[[ The data open ]]
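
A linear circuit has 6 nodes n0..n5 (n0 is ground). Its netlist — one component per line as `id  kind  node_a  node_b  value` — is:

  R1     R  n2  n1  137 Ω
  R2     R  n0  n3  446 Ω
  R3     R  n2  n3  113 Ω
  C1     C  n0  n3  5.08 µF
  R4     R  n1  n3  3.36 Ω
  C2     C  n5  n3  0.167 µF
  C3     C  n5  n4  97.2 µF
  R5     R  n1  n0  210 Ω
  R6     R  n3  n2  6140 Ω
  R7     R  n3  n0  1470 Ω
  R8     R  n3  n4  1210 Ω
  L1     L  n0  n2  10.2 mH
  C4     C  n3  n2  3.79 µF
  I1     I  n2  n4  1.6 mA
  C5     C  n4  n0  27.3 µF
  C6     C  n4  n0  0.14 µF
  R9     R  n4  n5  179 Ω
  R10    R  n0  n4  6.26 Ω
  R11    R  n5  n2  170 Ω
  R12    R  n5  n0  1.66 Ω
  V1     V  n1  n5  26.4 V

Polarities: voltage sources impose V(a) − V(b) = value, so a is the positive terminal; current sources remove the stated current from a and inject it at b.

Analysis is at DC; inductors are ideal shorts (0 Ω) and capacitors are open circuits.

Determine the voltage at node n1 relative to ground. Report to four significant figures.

25.40 V

MNA unknowns: 5 node voltages V₁..V_5 plus 2 source currents (L1, V1)
R1: Y=0.007299 on G[2,1]
R2: Y=0.002242 on G[0,3]
R3: Y=0.008850 on G[2,3]
C1: Y=0.000 on G[0,3]
R4: Y=0.2976 on G[1,3]
C2: Y=0.000 on G[5,3]
C3: Y=0.000 on G[5,4]
R5: Y=0.004762 on G[1,0]
R6: Y=0.0001629 on G[3,2]
R7: Y=0.0006803 on G[3,0]
R8: Y=0.0008264 on G[3,4]
L1: row V0−V2=0, i_L1 at 0,2
C4: Y=0.000 on G[3,2]
I1: z[2]−=0.0016, z[4]+=0.0016
C5: Y=0.000 on G[4,0]
C6: Y=0.000 on G[4,0]
R9: Y=0.005587 on G[4,5]
R10: Y=0.1597 on G[0,4]
R11: Y=0.005882 on G[5,2]
R12: Y=0.6024 on G[5,0]
V1: row V1−V5=26.4, i_V1 at 1,5
solve → V1=25.40, V2=0.000, V3=24.35, V4=0.09699, V5=-1.004
aux → i_L1=-0.3973, i_V1=-0.6170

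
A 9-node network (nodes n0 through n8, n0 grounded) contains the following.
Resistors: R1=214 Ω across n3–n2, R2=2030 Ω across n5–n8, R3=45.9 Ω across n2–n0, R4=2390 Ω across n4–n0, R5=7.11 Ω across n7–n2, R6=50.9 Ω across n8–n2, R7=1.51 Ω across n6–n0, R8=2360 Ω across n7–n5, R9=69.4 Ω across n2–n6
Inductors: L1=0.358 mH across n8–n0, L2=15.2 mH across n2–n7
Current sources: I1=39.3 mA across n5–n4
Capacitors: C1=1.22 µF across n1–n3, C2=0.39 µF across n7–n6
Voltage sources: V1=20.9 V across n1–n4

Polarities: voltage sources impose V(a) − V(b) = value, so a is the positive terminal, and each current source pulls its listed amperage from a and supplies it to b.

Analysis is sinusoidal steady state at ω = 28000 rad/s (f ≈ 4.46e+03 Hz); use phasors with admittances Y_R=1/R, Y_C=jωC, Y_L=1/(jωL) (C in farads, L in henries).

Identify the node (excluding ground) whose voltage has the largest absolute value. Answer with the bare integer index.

Apply KCL at each of the 8 non-ground nodes and solve the resulting linear system.
Node n1: branches {C1, V1} → V_1 = 9.852-1.262j
Node n2: branches {R1, R3, L2, R5, R6, R9} → V_2 = 0.4375-0.08966j
Node n3: branches {R1, C1} → V_3 = 9.837+0.02338j
Node n4: branches {I1, R4, V1} → V_4 = -11.05-1.262j
Node n5: branches {R2, I1, R8} → V_5 = -42.75-0.1193j
Node n6: branches {C2, R7, R9} → V_6 = 0.01121+0.002737j
Node n7: branches {L2, R5, C2, R8} → V_7 = 0.2991-0.1143j
Node n8: branches {R2, L1, R6} → V_8 = -0.006705-0.1236j
Source currents: i(V1)=-0.04392-0.0005282j

5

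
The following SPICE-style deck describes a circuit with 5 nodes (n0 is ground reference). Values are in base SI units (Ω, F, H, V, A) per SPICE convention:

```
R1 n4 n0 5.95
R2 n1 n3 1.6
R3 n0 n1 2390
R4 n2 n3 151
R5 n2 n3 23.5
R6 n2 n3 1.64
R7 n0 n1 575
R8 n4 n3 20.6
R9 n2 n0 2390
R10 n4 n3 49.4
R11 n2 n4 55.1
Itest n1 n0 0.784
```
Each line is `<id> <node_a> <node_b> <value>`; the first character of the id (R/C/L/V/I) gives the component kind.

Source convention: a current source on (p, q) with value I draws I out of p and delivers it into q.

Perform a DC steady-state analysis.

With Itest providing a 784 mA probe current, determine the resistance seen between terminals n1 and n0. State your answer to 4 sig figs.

R_eq = 18.25 Ω

Element admittances at DC:
  Y(R1) = 0.1681 S between n4,n0
  Y(R2) = 0.6250 S between n1,n3
  Y(R3) = 0.0004184 S between n0,n1
  Y(R4) = 0.006623 S between n2,n3
  Y(R5) = 0.04255 S between n2,n3
  Y(R6) = 0.6098 S between n2,n3
  Y(R7) = 0.001739 S between n0,n1
  Y(R8) = 0.04854 S between n4,n3
  Y(R9) = 0.0004184 S between n2,n0
  Y(R10) = 0.02024 S between n4,n3
  Y(R11) = 0.01815 S between n2,n4
  Itest: injects 0.784 A into n0 (from n1)
Assemble and solve the 4×4 MNA system:
  V(n1)=-14.31  V(n2)=-12.86  V(n3)=-13.10  V(n4)=-4.449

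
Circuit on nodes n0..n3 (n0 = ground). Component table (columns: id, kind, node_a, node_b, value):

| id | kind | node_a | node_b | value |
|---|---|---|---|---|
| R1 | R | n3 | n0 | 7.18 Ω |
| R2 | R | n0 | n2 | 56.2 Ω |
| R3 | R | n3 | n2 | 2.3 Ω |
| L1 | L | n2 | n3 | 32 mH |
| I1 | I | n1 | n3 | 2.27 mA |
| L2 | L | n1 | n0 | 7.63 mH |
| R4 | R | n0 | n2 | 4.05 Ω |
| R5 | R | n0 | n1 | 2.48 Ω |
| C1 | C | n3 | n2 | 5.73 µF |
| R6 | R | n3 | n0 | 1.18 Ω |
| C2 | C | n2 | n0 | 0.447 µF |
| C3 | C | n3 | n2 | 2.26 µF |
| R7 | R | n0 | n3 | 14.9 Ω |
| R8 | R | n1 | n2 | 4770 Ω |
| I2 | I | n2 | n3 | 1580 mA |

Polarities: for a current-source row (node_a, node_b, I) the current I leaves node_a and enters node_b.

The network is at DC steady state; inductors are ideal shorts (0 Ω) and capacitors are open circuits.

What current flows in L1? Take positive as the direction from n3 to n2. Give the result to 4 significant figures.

Element admittances at DC:
  Y(R1) = 0.1393 S between n3,n0
  Y(R2) = 0.01779 S between n0,n2
  Y(R3) = 0.4348 S between n3,n2
  L1: short n2↔n3 (DC inductor)
  I1: injects 0.00227 A into n3 (from n1)
  L2: short n1↔n0 (DC inductor)
  Y(R4) = 0.2469 S between n0,n2
  Y(R5) = 0.4032 S between n0,n1
  Y(C1) = 0.000 S between n3,n2
  Y(R6) = 0.8475 S between n3,n0
  Y(C2) = 0.000 S between n2,n0
  Y(C3) = 0.000 S between n3,n2
  Y(R7) = 0.06711 S between n0,n3
  Y(R8) = 0.0002096 S between n1,n2
  I2: injects 1.58 A into n3 (from n2)
Assemble and solve the 5×5 MNA system:
  V(n1)=0.000  V(n2)=0.001721  V(n3)=0.001721
  i(L1)=-1.580  i(L2)=-0.002270

1.580 A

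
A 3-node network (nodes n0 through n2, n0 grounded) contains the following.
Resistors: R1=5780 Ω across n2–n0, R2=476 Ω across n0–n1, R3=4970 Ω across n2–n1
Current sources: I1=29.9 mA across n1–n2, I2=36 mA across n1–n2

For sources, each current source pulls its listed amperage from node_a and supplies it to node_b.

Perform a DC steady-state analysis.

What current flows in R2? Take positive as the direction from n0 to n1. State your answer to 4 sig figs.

0.02918 A

MNA unknowns: 2 node voltages V₁..V_2
R1: Y=0.0001730 on G[2,0]
R2: Y=0.002101 on G[0,1]
I1: z[1]−=0.0299, z[2]+=0.0299
R3: Y=0.0002012 on G[2,1]
I2: z[1]−=0.036, z[2]+=0.036
solve → V1=-13.89, V2=168.6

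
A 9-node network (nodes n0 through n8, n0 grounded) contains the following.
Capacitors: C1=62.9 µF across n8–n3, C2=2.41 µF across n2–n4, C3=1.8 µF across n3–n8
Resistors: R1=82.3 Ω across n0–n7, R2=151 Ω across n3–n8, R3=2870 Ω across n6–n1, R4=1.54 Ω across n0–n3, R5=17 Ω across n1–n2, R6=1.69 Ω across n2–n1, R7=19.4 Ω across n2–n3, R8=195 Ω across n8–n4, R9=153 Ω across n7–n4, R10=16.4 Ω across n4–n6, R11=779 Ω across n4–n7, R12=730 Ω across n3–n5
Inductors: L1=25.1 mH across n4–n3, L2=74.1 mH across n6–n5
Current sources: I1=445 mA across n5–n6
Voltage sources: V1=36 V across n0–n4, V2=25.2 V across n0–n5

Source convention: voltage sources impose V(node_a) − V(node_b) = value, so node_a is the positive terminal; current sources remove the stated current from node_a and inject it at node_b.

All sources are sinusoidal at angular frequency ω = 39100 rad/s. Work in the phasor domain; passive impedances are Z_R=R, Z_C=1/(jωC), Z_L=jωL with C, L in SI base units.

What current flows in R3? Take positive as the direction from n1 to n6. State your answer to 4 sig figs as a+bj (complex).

Apply KCL at each of the 8 non-ground nodes and solve the resulting linear system.
Node n1: branches {R3, R5, R6} → V_1 = -28.64-14.35j
Node n2: branches {R5, R6, R7, C2} → V_2 = -28.64-14.36j
Node n3: branches {C1, R2, R4, L1, R7, C3, R12} → V_3 = -2.395-0.9982j
Node n4: branches {L1, C2, R8, R9, R10, R11, V1} → V_4 = -36.00+0.000j
Node n5: branches {I1, L2, R12, V2} → V_5 = -25.20+0.000j
Node n6: branches {R3, I1, L2, R10} → V_6 = -28.70-0.1012j
Node n7: branches {R1, R9, R11} → V_7 = -14.10+0.000j
Node n8: branches {C1, R2, R8, C3} → V_8 = -2.394-0.9301j
Source currents: i(V1)=-2.140-0.6483j, i(V2)=0.4138+0.0001590j

2.121e-05-0.004964j A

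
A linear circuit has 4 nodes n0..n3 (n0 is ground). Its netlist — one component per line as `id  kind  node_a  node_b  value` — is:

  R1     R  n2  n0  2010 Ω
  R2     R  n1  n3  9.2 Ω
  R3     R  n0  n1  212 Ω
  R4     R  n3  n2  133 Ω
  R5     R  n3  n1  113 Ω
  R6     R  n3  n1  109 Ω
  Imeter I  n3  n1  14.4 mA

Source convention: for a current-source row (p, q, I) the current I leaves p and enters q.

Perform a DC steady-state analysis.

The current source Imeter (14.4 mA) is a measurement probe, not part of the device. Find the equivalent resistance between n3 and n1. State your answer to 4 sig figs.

MNA unknowns: 3 node voltages V₁..V_3
R1: Y=0.0004975 on G[2,0]
R2: Y=0.1087 on G[1,3]
R3: Y=0.004717 on G[0,1]
R4: Y=0.007519 on G[3,2]
R5: Y=0.008850 on G[3,1]
R6: Y=0.009174 on G[3,1]
Imeter: z[3]−=0.0144, z[1]+=0.0144
solve → V1=0.01020, V2=-0.09667, V3=-0.1031

R_eq = 7.865 Ω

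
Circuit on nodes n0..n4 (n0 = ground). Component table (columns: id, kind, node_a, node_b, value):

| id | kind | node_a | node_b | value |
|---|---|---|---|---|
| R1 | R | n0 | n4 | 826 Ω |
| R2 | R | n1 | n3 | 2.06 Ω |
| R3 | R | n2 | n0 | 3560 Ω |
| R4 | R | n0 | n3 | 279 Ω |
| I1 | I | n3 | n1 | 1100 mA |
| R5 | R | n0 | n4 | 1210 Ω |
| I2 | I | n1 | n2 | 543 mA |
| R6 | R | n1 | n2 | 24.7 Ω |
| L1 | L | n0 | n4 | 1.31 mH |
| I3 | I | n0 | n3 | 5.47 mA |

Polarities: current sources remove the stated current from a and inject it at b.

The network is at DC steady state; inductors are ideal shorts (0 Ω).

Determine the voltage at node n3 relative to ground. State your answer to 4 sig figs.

0.2845 V

MNA unknowns: 4 node voltages V₁..V_4 plus 1 source current (L1)
R1: Y=0.001211 on G[0,4]
R2: Y=0.4854 on G[1,3]
R3: Y=0.0002809 on G[2,0]
R4: Y=0.003584 on G[0,3]
I1: z[3]−=1.1, z[1]+=1.1
R5: Y=0.0008264 on G[0,4]
I2: z[1]−=0.543, z[2]+=0.543
R6: Y=0.04049 on G[1,2]
L1: row V0−V4=0, i_L1 at 0,4
I3: z[0]−=0.00547, z[3]+=0.00547
solve → V1=2.541, V2=15.84, V3=0.2845, V4=0.000
aux → i_L1=0.000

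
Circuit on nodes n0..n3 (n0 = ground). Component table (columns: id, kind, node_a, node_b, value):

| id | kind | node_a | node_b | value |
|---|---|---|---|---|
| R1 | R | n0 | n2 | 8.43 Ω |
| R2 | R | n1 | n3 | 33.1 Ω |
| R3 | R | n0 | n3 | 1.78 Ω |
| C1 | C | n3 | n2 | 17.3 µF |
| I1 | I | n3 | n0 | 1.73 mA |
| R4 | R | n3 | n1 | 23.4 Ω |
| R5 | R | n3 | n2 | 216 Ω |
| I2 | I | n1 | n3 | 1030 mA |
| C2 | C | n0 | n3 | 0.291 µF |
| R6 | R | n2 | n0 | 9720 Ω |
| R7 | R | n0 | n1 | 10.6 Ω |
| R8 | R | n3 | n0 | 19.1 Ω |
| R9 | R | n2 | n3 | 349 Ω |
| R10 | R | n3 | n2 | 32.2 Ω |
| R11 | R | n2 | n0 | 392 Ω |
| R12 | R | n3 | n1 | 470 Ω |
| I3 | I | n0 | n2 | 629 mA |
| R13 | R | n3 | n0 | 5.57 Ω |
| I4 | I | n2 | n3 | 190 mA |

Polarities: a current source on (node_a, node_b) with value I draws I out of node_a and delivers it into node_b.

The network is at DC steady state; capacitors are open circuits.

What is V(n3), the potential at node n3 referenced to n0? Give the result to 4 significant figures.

1.003 V

Element admittances at DC:
  Y(R1) = 0.1186 S between n0,n2
  Y(R2) = 0.03021 S between n1,n3
  Y(R3) = 0.5618 S between n0,n3
  Y(C1) = 0.000 S between n3,n2
  I1: injects 0.00173 A into n0 (from n3)
  Y(R4) = 0.04274 S between n3,n1
  Y(R5) = 0.004630 S between n3,n2
  I2: injects 1.03 A into n3 (from n1)
  Y(C2) = 0.000 S between n0,n3
  Y(R6) = 0.0001029 S between n2,n0
  Y(R7) = 0.09434 S between n0,n1
  Y(R8) = 0.05236 S between n3,n0
  Y(R9) = 0.002865 S between n2,n3
  Y(R10) = 0.03106 S between n3,n2
  Y(R11) = 0.002551 S between n2,n0
  Y(R12) = 0.002128 S between n3,n1
  I3: injects 0.629 A into n2 (from n0)
  Y(R13) = 0.1795 S between n3,n0
  I4: injects 0.19 A into n3 (from n2)
Assemble and solve the 3×3 MNA system:
  V(n1)=-5.635  V(n2)=2.989  V(n3)=1.003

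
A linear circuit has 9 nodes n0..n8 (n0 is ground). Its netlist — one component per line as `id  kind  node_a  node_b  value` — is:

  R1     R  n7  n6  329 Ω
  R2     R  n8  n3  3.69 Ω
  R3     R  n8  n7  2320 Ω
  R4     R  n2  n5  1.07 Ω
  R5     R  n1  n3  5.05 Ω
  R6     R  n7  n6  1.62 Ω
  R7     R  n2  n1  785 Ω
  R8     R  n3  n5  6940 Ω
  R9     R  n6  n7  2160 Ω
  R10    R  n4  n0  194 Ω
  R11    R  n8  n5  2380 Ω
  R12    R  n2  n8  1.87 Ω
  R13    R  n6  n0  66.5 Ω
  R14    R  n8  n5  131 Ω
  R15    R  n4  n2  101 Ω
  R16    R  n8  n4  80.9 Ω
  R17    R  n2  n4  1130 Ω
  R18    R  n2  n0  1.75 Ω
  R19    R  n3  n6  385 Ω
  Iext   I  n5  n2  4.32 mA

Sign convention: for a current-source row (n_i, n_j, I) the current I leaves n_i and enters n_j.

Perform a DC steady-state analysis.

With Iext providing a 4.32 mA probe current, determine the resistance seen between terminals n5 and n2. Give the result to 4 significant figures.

Element admittances at DC:
  Y(R1) = 0.003040 S between n7,n6
  Y(R2) = 0.2710 S between n8,n3
  Y(R3) = 0.0004310 S between n8,n7
  Y(R4) = 0.9346 S between n2,n5
  Y(R5) = 0.1980 S between n1,n3
  Y(R6) = 0.6173 S between n7,n6
  Y(R7) = 0.001274 S between n2,n1
  Y(R8) = 0.0001441 S between n3,n5
  Y(R9) = 0.0004630 S between n6,n7
  Y(R10) = 0.005155 S between n4,n0
  Y(R11) = 0.0004202 S between n8,n5
  Y(R12) = 0.5348 S between n2,n8
  Y(R13) = 0.01504 S between n6,n0
  Y(R14) = 0.007634 S between n8,n5
  Y(R15) = 0.009901 S between n4,n2
  Y(R16) = 0.01236 S between n8,n4
  Y(R17) = 0.0008850 S between n2,n4
  Y(R18) = 0.5714 S between n2,n0
  Y(R19) = 0.002597 S between n3,n6
  Iext: injects 0.00432 A into n2 (from n5)
Assemble and solve the 8×8 MNA system:
  V(n1)=-6.836e-05  V(n2)=5.657e-07  V(n3)=-6.881e-05  V(n4)=-2.917e-05  V(n5)=-0.004582  V(n6)=-1.150e-05  V(n7)=-1.154e-05  V(n8)=-6.728e-05

R_eq = 1.061 Ω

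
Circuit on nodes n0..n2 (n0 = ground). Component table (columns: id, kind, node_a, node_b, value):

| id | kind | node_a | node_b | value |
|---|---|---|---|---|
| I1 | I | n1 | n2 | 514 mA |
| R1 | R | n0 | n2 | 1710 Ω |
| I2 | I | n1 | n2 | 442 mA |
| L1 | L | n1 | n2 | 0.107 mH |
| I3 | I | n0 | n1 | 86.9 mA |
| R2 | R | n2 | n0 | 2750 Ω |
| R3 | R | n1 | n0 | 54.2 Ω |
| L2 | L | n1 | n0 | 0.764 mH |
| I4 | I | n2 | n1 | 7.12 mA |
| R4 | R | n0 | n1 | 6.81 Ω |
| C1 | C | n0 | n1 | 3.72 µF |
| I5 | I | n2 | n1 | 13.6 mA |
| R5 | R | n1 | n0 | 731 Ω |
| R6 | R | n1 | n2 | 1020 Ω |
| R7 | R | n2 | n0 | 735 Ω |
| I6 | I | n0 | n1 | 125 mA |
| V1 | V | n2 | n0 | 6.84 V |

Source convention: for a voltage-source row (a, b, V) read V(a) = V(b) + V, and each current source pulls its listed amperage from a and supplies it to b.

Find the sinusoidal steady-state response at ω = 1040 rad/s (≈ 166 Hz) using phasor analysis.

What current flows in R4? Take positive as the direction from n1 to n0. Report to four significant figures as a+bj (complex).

0.8809-0.02470j A

Element admittances at ω=1040 rad/s:
  I1: injects 0.514 A into n2 (from n1)
  Y(R1) = 0.0005848+0.000j S between n0,n2
  I2: injects 0.442 A into n2 (from n1)
  Y(L1) = 0.000-8.986j S between n1,n2
  I3: injects 0.0869 A into n1 (from n0)
  Y(R2) = 0.0003636+0.000j S between n2,n0
  Y(R3) = 0.01845+0.000j S between n1,n0
  Y(L2) = 0.000-1.259j S between n1,n0
  I4: injects 0.00712 A into n1 (from n2)
  Y(R4) = 0.1468+0.000j S between n0,n1
  Y(C1) = 0.000+0.003869j S between n0,n1
  I5: injects 0.0136 A into n1 (from n2)
  Y(R5) = 0.001368+0.000j S between n1,n0
  Y(R6) = 0.0009804+0.000j S between n1,n2
  Y(R7) = 0.001361+0.000j S between n2,n0
  I6: injects 0.125 A into n1 (from n0)
  V1: constraint V(n2)−V(n0) = 6.84
Assemble and solve the 3×3 MNA system:
  V(n1)=5.999-0.1682j  V(n2)=6.840+0.000j
  i(V1)=-0.5927+7.555j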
[[ The data closed ]]
All lines above that include the word "impose" must be copied into the answer.

## Answer section
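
Polarities: voltage sources impose V(a) − V(b) = value, so a is the positive terminal; current sources remove the stated current from a and inject it at b.
Polarities: voltage sources impose V(a) − V(b) = value, so a is the positive terminal, and each current source pulls its listed amperage from a and supplies it to b.
Source convention: voltage sources impose V(node_a) − V(node_b) = value, so node_a is the positive terminal; current sources remove the stated current from node_a and inject it at node_b.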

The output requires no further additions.